Supplied data Start Marker

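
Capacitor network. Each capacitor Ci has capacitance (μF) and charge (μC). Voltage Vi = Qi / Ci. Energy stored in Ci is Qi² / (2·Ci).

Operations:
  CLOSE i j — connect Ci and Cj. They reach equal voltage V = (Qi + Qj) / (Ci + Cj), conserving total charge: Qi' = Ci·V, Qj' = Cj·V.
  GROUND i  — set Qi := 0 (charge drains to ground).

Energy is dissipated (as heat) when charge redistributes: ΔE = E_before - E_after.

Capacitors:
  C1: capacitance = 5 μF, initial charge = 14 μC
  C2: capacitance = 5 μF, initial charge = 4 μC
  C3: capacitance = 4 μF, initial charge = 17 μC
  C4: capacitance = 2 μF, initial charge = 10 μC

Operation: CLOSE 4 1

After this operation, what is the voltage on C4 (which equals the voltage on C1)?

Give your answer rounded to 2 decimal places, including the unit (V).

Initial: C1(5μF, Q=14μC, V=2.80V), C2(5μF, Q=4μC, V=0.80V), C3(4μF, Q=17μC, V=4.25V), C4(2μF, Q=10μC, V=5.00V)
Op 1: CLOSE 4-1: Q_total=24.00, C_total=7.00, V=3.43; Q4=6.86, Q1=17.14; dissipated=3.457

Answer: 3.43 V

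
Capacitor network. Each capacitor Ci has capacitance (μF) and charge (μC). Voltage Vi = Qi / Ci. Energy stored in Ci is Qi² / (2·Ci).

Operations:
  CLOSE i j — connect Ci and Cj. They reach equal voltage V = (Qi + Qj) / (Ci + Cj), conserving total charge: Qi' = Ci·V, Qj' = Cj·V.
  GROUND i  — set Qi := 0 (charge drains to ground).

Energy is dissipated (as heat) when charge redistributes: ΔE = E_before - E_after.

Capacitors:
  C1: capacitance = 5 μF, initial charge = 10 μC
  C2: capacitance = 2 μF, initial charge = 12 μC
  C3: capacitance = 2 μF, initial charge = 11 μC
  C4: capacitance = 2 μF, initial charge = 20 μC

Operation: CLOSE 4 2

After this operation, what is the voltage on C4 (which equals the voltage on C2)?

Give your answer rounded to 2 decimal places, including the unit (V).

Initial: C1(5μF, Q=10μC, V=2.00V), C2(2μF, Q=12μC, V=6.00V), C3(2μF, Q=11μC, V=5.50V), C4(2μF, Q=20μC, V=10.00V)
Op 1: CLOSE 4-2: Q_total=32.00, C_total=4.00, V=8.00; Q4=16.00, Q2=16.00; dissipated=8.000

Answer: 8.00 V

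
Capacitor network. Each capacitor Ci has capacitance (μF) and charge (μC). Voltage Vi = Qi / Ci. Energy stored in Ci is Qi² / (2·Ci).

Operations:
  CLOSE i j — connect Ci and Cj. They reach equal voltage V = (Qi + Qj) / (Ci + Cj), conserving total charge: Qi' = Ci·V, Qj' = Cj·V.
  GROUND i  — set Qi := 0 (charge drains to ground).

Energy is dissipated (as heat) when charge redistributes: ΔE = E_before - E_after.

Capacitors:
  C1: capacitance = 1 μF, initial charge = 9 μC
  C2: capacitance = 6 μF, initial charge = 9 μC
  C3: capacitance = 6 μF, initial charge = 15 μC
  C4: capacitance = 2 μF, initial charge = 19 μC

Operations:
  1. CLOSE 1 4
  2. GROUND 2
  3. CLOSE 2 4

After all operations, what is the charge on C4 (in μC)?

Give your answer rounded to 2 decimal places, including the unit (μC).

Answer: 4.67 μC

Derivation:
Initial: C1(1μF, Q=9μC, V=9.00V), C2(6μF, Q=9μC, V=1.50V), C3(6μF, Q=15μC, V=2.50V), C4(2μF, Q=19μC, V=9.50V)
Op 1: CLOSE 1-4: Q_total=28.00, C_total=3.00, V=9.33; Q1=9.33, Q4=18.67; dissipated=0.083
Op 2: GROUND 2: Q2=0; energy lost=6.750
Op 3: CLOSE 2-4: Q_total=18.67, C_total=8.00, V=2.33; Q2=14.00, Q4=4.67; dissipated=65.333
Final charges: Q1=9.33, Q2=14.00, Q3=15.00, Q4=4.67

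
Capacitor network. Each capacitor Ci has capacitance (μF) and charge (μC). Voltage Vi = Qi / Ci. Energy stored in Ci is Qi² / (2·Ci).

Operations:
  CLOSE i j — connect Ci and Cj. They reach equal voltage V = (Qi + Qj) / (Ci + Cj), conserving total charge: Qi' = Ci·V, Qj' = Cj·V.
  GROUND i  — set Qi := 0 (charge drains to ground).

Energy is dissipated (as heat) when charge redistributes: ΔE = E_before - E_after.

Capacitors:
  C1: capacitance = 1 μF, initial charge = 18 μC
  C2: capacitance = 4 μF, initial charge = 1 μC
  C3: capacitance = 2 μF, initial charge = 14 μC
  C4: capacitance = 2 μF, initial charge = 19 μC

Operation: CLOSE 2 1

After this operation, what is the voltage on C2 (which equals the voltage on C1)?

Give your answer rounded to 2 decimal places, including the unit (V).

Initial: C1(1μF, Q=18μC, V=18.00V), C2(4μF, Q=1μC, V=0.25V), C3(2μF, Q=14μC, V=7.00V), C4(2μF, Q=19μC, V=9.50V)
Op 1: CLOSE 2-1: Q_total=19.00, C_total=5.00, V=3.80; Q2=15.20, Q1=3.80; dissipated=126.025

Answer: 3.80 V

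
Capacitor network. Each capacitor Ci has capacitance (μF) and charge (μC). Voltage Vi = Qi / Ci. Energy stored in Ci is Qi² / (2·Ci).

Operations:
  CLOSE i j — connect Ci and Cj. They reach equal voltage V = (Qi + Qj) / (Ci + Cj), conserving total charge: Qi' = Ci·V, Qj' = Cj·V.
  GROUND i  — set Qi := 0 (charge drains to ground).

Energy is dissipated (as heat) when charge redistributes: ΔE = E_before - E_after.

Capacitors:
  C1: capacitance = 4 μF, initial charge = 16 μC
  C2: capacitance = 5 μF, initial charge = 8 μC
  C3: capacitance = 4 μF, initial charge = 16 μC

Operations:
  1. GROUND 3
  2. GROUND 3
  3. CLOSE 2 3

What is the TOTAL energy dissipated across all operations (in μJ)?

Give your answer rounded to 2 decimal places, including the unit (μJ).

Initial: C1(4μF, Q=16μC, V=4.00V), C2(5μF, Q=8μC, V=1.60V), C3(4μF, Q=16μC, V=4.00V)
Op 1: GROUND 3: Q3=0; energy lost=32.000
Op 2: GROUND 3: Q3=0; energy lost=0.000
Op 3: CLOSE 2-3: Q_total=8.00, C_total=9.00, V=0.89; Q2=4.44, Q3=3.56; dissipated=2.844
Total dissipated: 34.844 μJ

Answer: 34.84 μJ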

Supplied data End Marker

### Problem
Your output should be an exact copy of the lines from the top of the listing above to the line with "C4 (which equals the voltage on C1)?", both ends included.

### Result of the exercise
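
Capacitor network. Each capacitor Ci has capacitance (μF) and charge (μC). Voltage Vi = Qi / Ci. Energy stored in Ci is Qi² / (2·Ci).

Operations:
  CLOSE i j — connect Ci and Cj. They reach equal voltage V = (Qi + Qj) / (Ci + Cj), conserving total charge: Qi' = Ci·V, Qj' = Cj·V.
  GROUND i  — set Qi := 0 (charge drains to ground).

Energy is dissipated (as heat) when charge redistributes: ΔE = E_before - E_after.

Capacitors:
  C1: capacitance = 5 μF, initial charge = 14 μC
  C2: capacitance = 5 μF, initial charge = 4 μC
  C3: capacitance = 4 μF, initial charge = 17 μC
  C4: capacitance = 2 μF, initial charge = 10 μC

Operation: CLOSE 4 1

After this operation, what is the voltage on C4 (which equals the voltage on C1)?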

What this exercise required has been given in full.